WHAT YOU ARE ASKED TO DO:
Scan the material that follows. Copy every line containing the word "following".

DATA LISTING:
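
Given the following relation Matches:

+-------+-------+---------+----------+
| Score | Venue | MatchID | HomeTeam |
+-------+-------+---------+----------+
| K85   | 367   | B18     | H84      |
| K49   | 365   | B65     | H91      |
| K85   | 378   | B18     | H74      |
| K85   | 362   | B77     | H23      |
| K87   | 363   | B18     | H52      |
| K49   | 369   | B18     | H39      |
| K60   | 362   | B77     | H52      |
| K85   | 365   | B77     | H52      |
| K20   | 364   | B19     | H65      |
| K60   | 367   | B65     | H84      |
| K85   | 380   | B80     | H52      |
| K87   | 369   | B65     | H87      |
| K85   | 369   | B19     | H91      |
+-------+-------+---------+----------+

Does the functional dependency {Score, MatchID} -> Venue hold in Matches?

(Score=K85, MatchID=B18): 2 rows → Venue takes values {367, 378} — violation
(Score=K49, MatchID=B65): 1 row → Venue = 365 ✓
(Score=K85, MatchID=B77): 2 rows → Venue takes values {362, 365} — violation
(Score=K87, MatchID=B18): 1 row → Venue = 363 ✓
(Score=K49, MatchID=B18): 1 row → Venue = 369 ✓
(Score=K60, MatchID=B77): 1 row → Venue = 362 ✓
(Score=K20, MatchID=B19): 1 row → Venue = 364 ✓
(Score=K60, MatchID=B65): 1 row → Venue = 367 ✓
(Score=K85, MatchID=B80): 1 row → Venue = 380 ✓
(Score=K87, MatchID=B65): 1 row → Venue = 369 ✓
(Score=K85, MatchID=B19): 1 row → Venue = 369 ✓
Two rows agree on {Score, MatchID} but differ on Venue, so {Score, MatchID} -> Venue does not hold.

No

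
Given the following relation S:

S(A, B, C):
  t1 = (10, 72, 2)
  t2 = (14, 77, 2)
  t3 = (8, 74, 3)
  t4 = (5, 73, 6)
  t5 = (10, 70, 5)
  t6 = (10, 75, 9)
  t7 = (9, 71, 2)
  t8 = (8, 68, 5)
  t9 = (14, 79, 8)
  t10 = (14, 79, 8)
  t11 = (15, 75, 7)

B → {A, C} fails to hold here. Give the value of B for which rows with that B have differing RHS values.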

EXERCISE RESPONSE:
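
Given the following relation Matches:
Given the following relation S: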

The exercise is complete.